All lines of the material below that include the string "into" are to be copied.

MATERIAL FOR THIS EXERCISE Block Start

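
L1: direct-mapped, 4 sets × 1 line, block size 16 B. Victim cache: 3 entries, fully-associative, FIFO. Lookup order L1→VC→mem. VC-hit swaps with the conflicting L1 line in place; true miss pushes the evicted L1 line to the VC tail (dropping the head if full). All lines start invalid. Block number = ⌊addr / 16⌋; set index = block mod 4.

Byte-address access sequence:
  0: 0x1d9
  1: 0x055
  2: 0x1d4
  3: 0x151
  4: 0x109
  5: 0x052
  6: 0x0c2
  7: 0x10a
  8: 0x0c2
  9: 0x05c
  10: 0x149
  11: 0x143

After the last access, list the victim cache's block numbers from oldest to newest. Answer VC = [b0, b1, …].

VC = [29, 16, 12]

#0 0x1d9→b29/s1 MISS; vc=[]
#1 0x55→b5/s1 MISS; vc=[29]
#2 0x1d4→b29/s1 VC-HIT; vc=[5]
#3 0x151→b21/s1 MISS; vc=[5,29]
#4 0x109→b16/s0 MISS; vc=[5,29]
#5 0x52→b5/s1 VC-HIT; vc=[21,29]
#6 0xc2→b12/s0 MISS; vc=[21,29,16]
#7 0x10a→b16/s0 VC-HIT; vc=[21,29,12]
#8 0xc2→b12/s0 VC-HIT; vc=[21,29,16]
#9 0x5c→b5/s1 L1-HIT; vc=[21,29,16]
#10 0x149→b20/s0 MISS; vc=[29,16,12]
#11 0x143→b20/s0 L1-HIT; vc=[29,16,12]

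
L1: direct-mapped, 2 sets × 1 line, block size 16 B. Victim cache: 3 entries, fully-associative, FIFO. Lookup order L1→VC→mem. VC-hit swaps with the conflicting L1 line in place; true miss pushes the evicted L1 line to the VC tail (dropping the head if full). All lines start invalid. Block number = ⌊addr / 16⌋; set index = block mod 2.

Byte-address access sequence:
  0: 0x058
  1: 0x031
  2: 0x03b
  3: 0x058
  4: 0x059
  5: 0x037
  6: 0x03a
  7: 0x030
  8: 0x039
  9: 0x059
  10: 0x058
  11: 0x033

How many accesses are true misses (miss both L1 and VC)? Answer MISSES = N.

0: 0x58 (blk 5, set 1) → MISS  vc=[]
1: 0x31 (blk 3, set 1) → MISS  vc=[5]
2: 0x3b (blk 3, set 1) → L1-HIT  vc=[5]
3: 0x58 (blk 5, set 1) → VC-HIT  vc=[3]
4: 0x59 (blk 5, set 1) → L1-HIT  vc=[3]
5: 0x37 (blk 3, set 1) → VC-HIT  vc=[5]
6: 0x3a (blk 3, set 1) → L1-HIT  vc=[5]
7: 0x30 (blk 3, set 1) → L1-HIT  vc=[5]
8: 0x39 (blk 3, set 1) → L1-HIT  vc=[5]
9: 0x59 (blk 5, set 1) → VC-HIT  vc=[3]
10: 0x58 (blk 5, set 1) → L1-HIT  vc=[3]
11: 0x33 (blk 3, set 1) → VC-HIT  vc=[5]

MISSES = 2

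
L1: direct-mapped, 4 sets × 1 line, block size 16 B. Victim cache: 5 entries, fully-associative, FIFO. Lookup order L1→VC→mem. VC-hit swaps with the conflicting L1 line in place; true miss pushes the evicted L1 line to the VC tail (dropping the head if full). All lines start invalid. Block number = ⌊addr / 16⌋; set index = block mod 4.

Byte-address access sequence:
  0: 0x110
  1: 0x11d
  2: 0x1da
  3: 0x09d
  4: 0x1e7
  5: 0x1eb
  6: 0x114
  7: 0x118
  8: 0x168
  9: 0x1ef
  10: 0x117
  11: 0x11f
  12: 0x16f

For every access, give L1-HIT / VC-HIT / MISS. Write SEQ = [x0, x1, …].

SEQ = [MISS, L1-HIT, MISS, MISS, MISS, L1-HIT, VC-HIT, L1-HIT, MISS, VC-HIT, L1-HIT, L1-HIT, VC-HIT]

0: 0x110 (blk 17, set 1) → MISS  vc=[]
1: 0x11d (blk 17, set 1) → L1-HIT  vc=[]
2: 0x1da (blk 29, set 1) → MISS  vc=[17]
3: 0x9d (blk 9, set 1) → MISS  vc=[17, 29]
4: 0x1e7 (blk 30, set 2) → MISS  vc=[17, 29]
5: 0x1eb (blk 30, set 2) → L1-HIT  vc=[17, 29]
6: 0x114 (blk 17, set 1) → VC-HIT  vc=[9, 29]
7: 0x118 (blk 17, set 1) → L1-HIT  vc=[9, 29]
8: 0x168 (blk 22, set 2) → MISS  vc=[9, 29, 30]
9: 0x1ef (blk 30, set 2) → VC-HIT  vc=[9, 29, 22]
10: 0x117 (blk 17, set 1) → L1-HIT  vc=[9, 29, 22]
11: 0x11f (blk 17, set 1) → L1-HIT  vc=[9, 29, 22]
12: 0x16f (blk 22, set 2) → VC-HIT  vc=[9, 29, 30]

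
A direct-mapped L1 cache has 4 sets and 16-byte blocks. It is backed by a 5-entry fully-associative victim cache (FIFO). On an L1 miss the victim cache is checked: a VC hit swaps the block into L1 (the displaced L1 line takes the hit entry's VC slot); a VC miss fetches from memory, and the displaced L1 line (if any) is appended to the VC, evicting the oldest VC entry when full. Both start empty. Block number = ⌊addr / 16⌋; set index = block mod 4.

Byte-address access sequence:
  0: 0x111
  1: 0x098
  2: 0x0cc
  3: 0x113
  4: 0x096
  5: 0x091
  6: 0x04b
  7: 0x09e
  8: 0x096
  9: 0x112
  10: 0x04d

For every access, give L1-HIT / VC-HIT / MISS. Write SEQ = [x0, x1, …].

SEQ = [MISS, MISS, MISS, VC-HIT, VC-HIT, L1-HIT, MISS, L1-HIT, L1-HIT, VC-HIT, L1-HIT]

0: 0x111 (blk 17, set 1) → MISS  vc=[]
1: 0x98 (blk 9, set 1) → MISS  vc=[17]
2: 0xcc (blk 12, set 0) → MISS  vc=[17]
3: 0x113 (blk 17, set 1) → VC-HIT  vc=[9]
4: 0x96 (blk 9, set 1) → VC-HIT  vc=[17]
5: 0x91 (blk 9, set 1) → L1-HIT  vc=[17]
6: 0x4b (blk 4, set 0) → MISS  vc=[17, 12]
7: 0x9e (blk 9, set 1) → L1-HIT  vc=[17, 12]
8: 0x96 (blk 9, set 1) → L1-HIT  vc=[17, 12]
9: 0x112 (blk 17, set 1) → VC-HIT  vc=[9, 12]
10: 0x4d (blk 4, set 0) → L1-HIT  vc=[9, 12]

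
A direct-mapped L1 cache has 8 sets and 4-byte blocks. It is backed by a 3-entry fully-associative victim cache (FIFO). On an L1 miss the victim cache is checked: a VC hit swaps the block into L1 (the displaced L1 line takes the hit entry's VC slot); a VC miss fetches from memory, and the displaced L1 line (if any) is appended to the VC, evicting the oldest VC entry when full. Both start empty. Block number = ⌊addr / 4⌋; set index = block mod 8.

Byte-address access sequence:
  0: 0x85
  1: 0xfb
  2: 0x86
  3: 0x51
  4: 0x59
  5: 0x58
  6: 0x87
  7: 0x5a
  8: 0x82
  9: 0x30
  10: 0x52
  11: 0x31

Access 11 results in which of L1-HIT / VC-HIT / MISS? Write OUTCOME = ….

OUTCOME = VC-HIT

  [0] addr=0x85 blk=33 s=1: MISS | VC []
  [1] addr=0xfb blk=62 s=6: MISS | VC []
  [2] addr=0x86 blk=33 s=1: L1-HIT | VC []
  [3] addr=0x51 blk=20 s=4: MISS | VC []
  [4] addr=0x59 blk=22 s=6: MISS | VC [62]
  [5] addr=0x58 blk=22 s=6: L1-HIT | VC [62]
  [6] addr=0x87 blk=33 s=1: L1-HIT | VC [62]
  [7] addr=0x5a blk=22 s=6: L1-HIT | VC [62]
  [8] addr=0x82 blk=32 s=0: MISS | VC [62]
  [9] addr=0x30 blk=12 s=4: MISS | VC [62, 20]
  [10] addr=0x52 blk=20 s=4: VC-HIT | VC [62, 12]
  [11] addr=0x31 blk=12 s=4: VC-HIT | VC [62, 20]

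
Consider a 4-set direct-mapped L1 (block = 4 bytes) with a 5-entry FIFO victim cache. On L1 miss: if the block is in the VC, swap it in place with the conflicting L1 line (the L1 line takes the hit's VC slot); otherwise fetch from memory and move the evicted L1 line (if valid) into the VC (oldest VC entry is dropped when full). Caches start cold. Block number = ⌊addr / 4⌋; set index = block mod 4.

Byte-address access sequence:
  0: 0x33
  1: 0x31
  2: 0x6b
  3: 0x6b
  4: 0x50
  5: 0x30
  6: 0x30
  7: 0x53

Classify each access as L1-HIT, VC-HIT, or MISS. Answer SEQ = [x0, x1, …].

0: 0x33 (blk 12, set 0) → MISS  vc=[]
1: 0x31 (blk 12, set 0) → L1-HIT  vc=[]
2: 0x6b (blk 26, set 2) → MISS  vc=[]
3: 0x6b (blk 26, set 2) → L1-HIT  vc=[]
4: 0x50 (blk 20, set 0) → MISS  vc=[12]
5: 0x30 (blk 12, set 0) → VC-HIT  vc=[20]
6: 0x30 (blk 12, set 0) → L1-HIT  vc=[20]
7: 0x53 (blk 20, set 0) → VC-HIT  vc=[12]

SEQ = [MISS, L1-HIT, MISS, L1-HIT, MISS, VC-HIT, L1-HIT, VC-HIT]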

MATERIAL FOR THIS EXERCISE Block End

**SOLUTION TO THE PROBLEM**.
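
A direct-mapped L1 cache has 4 sets and 16-byte blocks. It is backed by a 5-entry fully-associative victim cache (FIFO). On an L1 miss the victim cache is checked: a VC hit swaps the block into L1 (the displaced L1 line takes the hit entry's VC slot); a VC miss fetches from memory, and the displaced L1 line (if any) is appended to the VC, evicting the oldest VC entry when full. Both start empty. Block number = ⌊addr / 16⌋; set index = block mod 4.
A direct-mapped L1 cache has 8 sets and 4-byte blocks. It is backed by a 3-entry fully-associative victim cache (FIFO). On an L1 miss the victim cache is checked: a VC hit swaps the block into L1 (the displaced L1 line takes the hit entry's VC slot); a VC miss fetches from memory, and the displaced L1 line (if any) is appended to the VC, evicting the oldest VC entry when full. Both start empty. Block number = ⌊addr / 4⌋; set index = block mod 8.
Consider a 4-set direct-mapped L1 (block = 4 bytes) with a 5-entry FIFO victim cache. On L1 miss: if the block is in the VC, swap it in place with the conflicting L1 line (the L1 line takes the hit's VC slot); otherwise fetch from memory and move the evicted L1 line (if valid) into the VC (oldest VC entry is dropped when full). Caches start cold. Block number = ⌊addr / 4⌋; set index = block mod 4.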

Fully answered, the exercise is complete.